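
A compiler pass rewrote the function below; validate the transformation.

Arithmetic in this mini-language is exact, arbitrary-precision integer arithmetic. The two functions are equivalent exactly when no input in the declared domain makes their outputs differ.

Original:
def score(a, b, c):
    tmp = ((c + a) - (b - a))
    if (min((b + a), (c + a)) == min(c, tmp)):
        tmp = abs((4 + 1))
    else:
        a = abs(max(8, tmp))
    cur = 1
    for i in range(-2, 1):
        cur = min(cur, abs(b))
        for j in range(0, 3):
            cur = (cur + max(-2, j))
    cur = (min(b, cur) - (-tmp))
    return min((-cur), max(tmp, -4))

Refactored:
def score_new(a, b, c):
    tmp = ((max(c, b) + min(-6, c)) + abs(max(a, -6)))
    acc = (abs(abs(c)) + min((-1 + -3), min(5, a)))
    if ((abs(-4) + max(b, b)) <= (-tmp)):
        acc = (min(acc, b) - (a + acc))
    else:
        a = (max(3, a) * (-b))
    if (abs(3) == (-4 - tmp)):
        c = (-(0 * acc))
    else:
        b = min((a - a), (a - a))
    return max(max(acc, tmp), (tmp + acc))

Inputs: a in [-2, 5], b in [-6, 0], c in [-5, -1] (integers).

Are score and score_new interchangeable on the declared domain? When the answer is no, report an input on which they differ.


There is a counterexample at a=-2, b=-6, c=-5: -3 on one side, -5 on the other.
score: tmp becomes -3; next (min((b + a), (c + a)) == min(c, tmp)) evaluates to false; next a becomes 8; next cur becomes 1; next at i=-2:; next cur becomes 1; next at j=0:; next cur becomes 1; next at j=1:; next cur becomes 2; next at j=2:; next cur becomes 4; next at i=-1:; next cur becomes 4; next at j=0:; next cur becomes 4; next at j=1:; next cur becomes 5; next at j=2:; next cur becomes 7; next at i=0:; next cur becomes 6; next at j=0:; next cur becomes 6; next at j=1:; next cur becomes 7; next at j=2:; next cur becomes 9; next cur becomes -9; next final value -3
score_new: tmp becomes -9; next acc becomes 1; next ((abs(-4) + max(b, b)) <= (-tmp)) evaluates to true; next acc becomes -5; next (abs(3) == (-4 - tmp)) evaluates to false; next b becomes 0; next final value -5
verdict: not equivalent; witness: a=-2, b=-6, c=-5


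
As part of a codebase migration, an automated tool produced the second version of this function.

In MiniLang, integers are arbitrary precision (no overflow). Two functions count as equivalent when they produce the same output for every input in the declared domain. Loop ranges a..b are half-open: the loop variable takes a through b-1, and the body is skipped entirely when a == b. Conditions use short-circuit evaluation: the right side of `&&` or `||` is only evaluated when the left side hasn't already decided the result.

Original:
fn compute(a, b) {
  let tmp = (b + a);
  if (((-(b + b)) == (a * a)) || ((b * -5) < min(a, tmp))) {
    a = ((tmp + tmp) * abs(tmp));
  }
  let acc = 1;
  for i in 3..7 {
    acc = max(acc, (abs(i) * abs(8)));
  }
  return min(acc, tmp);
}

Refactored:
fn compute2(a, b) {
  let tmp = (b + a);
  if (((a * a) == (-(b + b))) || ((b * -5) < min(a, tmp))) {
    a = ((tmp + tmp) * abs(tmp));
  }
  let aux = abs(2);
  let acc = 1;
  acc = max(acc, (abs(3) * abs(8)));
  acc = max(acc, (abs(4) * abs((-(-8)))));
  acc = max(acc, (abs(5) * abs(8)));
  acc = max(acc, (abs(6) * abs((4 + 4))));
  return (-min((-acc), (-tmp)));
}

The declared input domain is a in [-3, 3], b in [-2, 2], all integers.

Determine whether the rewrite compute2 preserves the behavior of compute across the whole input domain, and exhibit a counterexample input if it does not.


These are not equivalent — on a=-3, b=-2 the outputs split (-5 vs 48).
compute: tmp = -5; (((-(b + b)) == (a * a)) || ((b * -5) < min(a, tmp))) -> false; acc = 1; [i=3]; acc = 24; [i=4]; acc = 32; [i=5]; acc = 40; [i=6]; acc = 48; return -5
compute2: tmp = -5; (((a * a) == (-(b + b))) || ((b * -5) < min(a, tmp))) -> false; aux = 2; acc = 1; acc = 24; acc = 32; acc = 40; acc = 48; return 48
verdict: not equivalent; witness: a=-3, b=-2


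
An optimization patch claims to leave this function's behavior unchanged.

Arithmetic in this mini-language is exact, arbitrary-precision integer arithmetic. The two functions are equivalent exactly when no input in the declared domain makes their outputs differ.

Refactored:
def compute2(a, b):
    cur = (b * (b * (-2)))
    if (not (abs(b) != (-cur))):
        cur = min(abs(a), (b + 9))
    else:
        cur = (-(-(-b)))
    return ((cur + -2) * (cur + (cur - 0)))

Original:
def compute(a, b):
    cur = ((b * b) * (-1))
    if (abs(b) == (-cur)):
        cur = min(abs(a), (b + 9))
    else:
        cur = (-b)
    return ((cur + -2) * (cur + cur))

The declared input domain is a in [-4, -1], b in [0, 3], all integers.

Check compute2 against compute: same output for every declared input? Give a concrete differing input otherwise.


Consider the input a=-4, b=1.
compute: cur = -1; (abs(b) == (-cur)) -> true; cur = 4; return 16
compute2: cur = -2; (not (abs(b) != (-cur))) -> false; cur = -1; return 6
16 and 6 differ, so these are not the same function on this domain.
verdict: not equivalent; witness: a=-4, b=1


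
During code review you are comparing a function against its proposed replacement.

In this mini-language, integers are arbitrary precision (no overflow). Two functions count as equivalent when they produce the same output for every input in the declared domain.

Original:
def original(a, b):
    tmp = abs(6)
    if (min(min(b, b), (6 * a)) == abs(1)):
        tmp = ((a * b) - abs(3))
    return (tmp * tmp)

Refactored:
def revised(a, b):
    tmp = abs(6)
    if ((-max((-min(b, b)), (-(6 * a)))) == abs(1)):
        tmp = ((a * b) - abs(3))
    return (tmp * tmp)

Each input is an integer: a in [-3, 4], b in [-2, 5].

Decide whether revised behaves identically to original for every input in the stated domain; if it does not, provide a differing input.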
* * * * * * * * *
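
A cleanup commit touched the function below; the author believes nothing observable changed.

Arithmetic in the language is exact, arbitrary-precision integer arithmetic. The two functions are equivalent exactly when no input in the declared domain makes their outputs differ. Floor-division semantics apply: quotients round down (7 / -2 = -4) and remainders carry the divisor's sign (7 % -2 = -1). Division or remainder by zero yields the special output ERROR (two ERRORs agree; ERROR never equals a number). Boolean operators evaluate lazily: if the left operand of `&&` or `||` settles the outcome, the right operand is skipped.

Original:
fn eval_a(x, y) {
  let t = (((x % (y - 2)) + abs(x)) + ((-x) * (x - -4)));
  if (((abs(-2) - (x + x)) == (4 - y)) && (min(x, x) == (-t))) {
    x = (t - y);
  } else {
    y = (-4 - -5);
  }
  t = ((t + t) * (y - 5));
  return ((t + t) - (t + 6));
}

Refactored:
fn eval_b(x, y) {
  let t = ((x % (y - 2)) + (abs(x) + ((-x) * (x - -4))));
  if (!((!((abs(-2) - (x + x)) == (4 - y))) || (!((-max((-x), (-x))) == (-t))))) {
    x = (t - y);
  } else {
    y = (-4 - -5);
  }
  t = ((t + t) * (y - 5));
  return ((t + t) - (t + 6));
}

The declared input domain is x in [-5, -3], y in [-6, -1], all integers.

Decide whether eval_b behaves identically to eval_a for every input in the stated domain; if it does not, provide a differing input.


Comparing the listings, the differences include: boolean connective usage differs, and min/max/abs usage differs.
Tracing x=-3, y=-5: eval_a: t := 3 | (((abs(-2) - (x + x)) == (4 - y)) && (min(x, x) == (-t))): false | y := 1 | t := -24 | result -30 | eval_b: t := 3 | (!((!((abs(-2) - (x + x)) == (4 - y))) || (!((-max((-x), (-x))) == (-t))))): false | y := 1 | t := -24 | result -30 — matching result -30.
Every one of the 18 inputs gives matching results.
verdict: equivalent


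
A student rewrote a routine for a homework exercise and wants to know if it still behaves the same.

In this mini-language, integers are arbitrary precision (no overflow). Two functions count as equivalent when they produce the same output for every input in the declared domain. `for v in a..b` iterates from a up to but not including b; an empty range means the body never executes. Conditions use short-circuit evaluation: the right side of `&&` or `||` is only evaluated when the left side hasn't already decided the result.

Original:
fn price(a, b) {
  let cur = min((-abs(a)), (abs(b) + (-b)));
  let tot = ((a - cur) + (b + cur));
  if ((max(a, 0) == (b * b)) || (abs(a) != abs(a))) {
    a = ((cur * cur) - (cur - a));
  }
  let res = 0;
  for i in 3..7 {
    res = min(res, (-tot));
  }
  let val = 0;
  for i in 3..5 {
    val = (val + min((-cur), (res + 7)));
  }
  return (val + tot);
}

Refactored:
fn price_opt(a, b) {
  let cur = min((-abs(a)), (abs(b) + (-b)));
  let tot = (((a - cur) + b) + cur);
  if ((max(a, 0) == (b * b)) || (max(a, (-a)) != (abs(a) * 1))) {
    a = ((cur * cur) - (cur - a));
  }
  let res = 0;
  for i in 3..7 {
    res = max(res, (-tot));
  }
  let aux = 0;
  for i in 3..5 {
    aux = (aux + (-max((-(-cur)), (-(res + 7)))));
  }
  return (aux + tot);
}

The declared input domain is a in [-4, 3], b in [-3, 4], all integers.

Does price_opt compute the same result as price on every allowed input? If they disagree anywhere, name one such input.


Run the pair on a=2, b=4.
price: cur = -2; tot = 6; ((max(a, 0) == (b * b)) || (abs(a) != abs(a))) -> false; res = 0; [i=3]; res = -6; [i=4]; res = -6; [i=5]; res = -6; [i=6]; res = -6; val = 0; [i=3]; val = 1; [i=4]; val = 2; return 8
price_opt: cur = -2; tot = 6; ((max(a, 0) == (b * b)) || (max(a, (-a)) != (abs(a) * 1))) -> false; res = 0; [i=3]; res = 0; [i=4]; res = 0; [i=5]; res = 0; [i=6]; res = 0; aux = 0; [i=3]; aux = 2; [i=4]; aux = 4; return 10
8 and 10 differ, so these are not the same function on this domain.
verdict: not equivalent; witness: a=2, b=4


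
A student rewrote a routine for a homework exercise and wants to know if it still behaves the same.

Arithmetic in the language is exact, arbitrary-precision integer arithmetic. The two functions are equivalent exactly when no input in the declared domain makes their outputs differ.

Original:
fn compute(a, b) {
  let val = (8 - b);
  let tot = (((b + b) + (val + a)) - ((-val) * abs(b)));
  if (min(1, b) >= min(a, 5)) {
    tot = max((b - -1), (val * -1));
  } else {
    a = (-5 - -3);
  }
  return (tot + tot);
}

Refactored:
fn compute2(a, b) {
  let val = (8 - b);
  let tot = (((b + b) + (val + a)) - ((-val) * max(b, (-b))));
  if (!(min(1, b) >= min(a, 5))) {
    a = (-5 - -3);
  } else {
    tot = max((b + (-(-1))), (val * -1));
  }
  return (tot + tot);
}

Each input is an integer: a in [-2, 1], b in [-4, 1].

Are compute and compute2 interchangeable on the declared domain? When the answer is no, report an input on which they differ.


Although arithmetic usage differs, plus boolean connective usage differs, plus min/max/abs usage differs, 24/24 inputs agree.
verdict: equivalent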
* * * * * * * * *
From the listing above, collect each line in which the string "below" appears.

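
A compiler pass rewrote the function below; validate the transformation.
A cleanup commit touched the function below; the author believes nothing observable changed.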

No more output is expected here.